An exact, complete copy of the data that follows is needed.

> Dataset entries
***
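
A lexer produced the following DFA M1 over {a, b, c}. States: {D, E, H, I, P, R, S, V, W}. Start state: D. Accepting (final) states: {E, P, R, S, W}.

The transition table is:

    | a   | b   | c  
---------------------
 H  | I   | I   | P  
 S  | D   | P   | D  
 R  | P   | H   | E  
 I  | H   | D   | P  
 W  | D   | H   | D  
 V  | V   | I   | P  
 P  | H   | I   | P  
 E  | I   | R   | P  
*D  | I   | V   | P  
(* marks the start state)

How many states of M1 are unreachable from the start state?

4

No path from D leads to E, R, S, W; the other 5 states are all reachable.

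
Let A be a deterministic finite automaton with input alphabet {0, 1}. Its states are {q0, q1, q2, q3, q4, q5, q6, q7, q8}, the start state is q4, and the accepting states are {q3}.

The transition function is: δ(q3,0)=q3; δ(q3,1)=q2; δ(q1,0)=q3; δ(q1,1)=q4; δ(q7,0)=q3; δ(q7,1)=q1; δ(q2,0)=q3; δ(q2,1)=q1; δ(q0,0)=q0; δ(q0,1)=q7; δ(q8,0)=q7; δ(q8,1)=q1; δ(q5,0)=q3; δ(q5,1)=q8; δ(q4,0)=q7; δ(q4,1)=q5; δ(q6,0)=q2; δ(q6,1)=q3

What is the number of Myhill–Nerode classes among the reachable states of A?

4

First remove the unreachable states {q0,q6}; 7 states remain.
P0 = {q3} | {q1,q2,q4,q5,q7,q8}.
Refine {q1,q2,q4,q5,q7,q8} on symbol 0: members go to different blocks, giving {q1,q2,q5,q7} and {q4,q8}.
Split {q1,q2,q5,q7} by δ(·,1) → {q1,q5} and {q2,q7}.
The partition is now stable with 4 blocks: {q3} | {q1,q5} | {q4,q8} | {q2,q7}.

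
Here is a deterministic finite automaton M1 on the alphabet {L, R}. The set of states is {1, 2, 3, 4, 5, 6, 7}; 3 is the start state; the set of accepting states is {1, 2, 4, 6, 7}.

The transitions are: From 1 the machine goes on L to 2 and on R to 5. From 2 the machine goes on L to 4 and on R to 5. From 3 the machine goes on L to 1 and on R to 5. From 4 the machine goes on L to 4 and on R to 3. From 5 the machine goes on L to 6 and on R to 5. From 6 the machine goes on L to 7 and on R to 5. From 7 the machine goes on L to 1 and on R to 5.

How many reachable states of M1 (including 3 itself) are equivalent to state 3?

2

All states are reachable from the start state.
Start with accepting vs non-accepting: {1,2,4,6,7} | {3,5}.
No further refinement is possible. Final partition (2 blocks): {1,2,4,6,7} | {3,5}.
The equivalence class containing 3 is {3,5}, of size 2.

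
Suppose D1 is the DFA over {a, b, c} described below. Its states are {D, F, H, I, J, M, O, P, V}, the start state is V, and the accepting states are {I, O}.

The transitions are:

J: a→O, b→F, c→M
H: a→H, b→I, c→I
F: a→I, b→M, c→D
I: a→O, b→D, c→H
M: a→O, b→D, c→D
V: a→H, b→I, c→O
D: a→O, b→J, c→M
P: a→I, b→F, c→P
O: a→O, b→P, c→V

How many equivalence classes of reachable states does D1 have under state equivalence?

3

Every state is reachable, so we keep all 9.
Initial partition by acceptance: {I,O} | {D,F,H,J,M,P,V}.
Refine {D,F,H,J,M,P,V} on symbol a: members go to different blocks, giving {D,F,J,M,P} and {H,V}.
No further refinement is possible. Final partition (3 blocks): {I,O} | {D,F,J,M,P} | {H,V}.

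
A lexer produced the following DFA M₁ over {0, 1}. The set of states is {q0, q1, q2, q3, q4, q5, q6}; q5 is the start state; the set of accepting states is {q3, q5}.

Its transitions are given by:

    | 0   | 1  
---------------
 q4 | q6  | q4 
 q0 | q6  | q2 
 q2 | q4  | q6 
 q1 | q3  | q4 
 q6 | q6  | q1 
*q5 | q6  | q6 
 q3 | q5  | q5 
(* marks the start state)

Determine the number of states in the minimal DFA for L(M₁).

5

States {q0,q2} cannot be reached from the start state, so discard them.
Initial partition by acceptance: {q3,q5} | {q1,q4,q6}.
Split {q3,q5} by δ(·,0) → {q3} and {q5}.
Split {q1,q4,q6} by δ(·,0) → {q4,q6} and {q1}.
Refine {q4,q6} on symbol 1: members go to different blocks, giving {q4} and {q6}.
No further refinement is possible. Final partition (5 blocks): {q3} | {q4} | {q5} | {q1} | {q6}.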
***
> Reply to the exercise
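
A lexer produced the following DFA M1 over {a, b, c}. States: {D, E, H, I, P, R, S, V, W}. Start state: D. Accepting (final) states: {E, P, R, S, W}.

The transition table is:

    | a   | b   | c  
---------------------
 H  | I   | I   | P  
 S  | D   | P   | D  
 R  | P   | H   | E  
 I  | H   | D   | P  
 W  | D   | H   | D  
 V  | V   | I   | P  
 P  | H   | I   | P  
 E  | I   | R   | P  
*D  | I   | V   | P  
(* marks the start state)

How many states of M1 are unreachable from the start state?

4

No path from D leads to E, R, S, W; the other 5 states are all reachable.

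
Let A be a deterministic finite automaton with input alphabet {0, 1}. Its states are {q0, q1, q2, q3, q4, q5, q6, q7, q8}, the start state is q4, and the accepting states are {q3}.

The transition function is: δ(q3,0)=q3; δ(q3,1)=q2; δ(q1,0)=q3; δ(q1,1)=q4; δ(q7,0)=q3; δ(q7,1)=q1; δ(q2,0)=q3; δ(q2,1)=q1; δ(q0,0)=q0; δ(q0,1)=q7; δ(q8,0)=q7; δ(q8,1)=q1; δ(q5,0)=q3; δ(q5,1)=q8; δ(q4,0)=q7; δ(q4,1)=q5; δ(q6,0)=q2; δ(q6,1)=q3

What is the number of Myhill–Nerode classes among the reachable states of A?

4

First remove the unreachable states {q0,q6}; 7 states remain.
P0 = {q3} | {q1,q2,q4,q5,q7,q8}.
Refine {q1,q2,q4,q5,q7,q8} on symbol 0: members go to different blocks, giving {q1,q2,q5,q7} and {q4,q8}.
Split {q1,q2,q5,q7} by δ(·,1) → {q1,q5} and {q2,q7}.
The partition is now stable with 4 blocks: {q3} | {q1,q5} | {q4,q8} | {q2,q7}.

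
Here is a deterministic finite automaton M1 on the alphabet {L, R}. The set of states is {1, 2, 3, 4, 5, 6, 7}; 3 is the start state; the set of accepting states is {1, 2, 4, 6, 7}.

The transitions are: From 1 the machine goes on L to 2 and on R to 5. From 2 the machine goes on L to 4 and on R to 5. From 3 the machine goes on L to 1 and on R to 5. From 4 the machine goes on L to 4 and on R to 3. From 5 the machine goes on L to 6 and on R to 5. From 6 the machine goes on L to 7 and on R to 5. From 7 the machine goes on L to 1 and on R to 5.

How many reachable states of M1 (including 3 itself) are equivalent to state 3?

2

All states are reachable from the start state.
Start with accepting vs non-accepting: {1,2,4,6,7} | {3,5}.
No further refinement is possible. Final partition (2 blocks): {1,2,4,6,7} | {3,5}.
The equivalence class containing 3 is {3,5}, of size 2.

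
Suppose D1 is the DFA over {a, b, c} described below. Its states are {D, F, H, I, J, M, O, P, V}, the start state is V, and the accepting states are {I, O}.

The transitions are:

J: a→O, b→F, c→M
H: a→H, b→I, c→I
F: a→I, b→M, c→D
I: a→O, b→D, c→H
M: a→O, b→D, c→D
V: a→H, b→I, c→O
D: a→O, b→J, c→M
P: a→I, b→F, c→P
O: a→O, b→P, c→V

How many equivalence classes of reachable states does D1 have under state equivalence?

3

Every state is reachable, so we keep all 9.
Initial partition by acceptance: {I,O} | {D,F,H,J,M,P,V}.
Refine {D,F,H,J,M,P,V} on symbol a: members go to different blocks, giving {D,F,J,M,P} and {H,V}.
No further refinement is possible. Final partition (3 blocks): {I,O} | {D,F,J,M,P} | {H,V}.

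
A lexer produced the following DFA M₁ over {0, 1}. The set of states is {q0, q1, q2, q3, q4, q5, q6}; q5 is the start state; the set of accepting states is {q3, q5}.

Its transitions are given by:

    | 0   | 1  
---------------
 q4 | q6  | q4 
 q0 | q6  | q2 
 q2 | q4  | q6 
 q1 | q3  | q4 
 q6 | q6  | q1 
*q5 | q6  | q6 
 q3 | q5  | q5 
(* marks the start state)

Determine the number of states in the minimal DFA for L(M₁).

5

States {q0,q2} cannot be reached from the start state, so discard them.
Initial partition by acceptance: {q3,q5} | {q1,q4,q6}.
Split {q3,q5} by δ(·,0) → {q3} and {q5}.
Split {q1,q4,q6} by δ(·,0) → {q4,q6} and {q1}.
Refine {q4,q6} on symbol 1: members go to different blocks, giving {q4} and {q6}.
No further refinement is possible. Final partition (5 blocks): {q3} | {q4} | {q5} | {q1} | {q6}.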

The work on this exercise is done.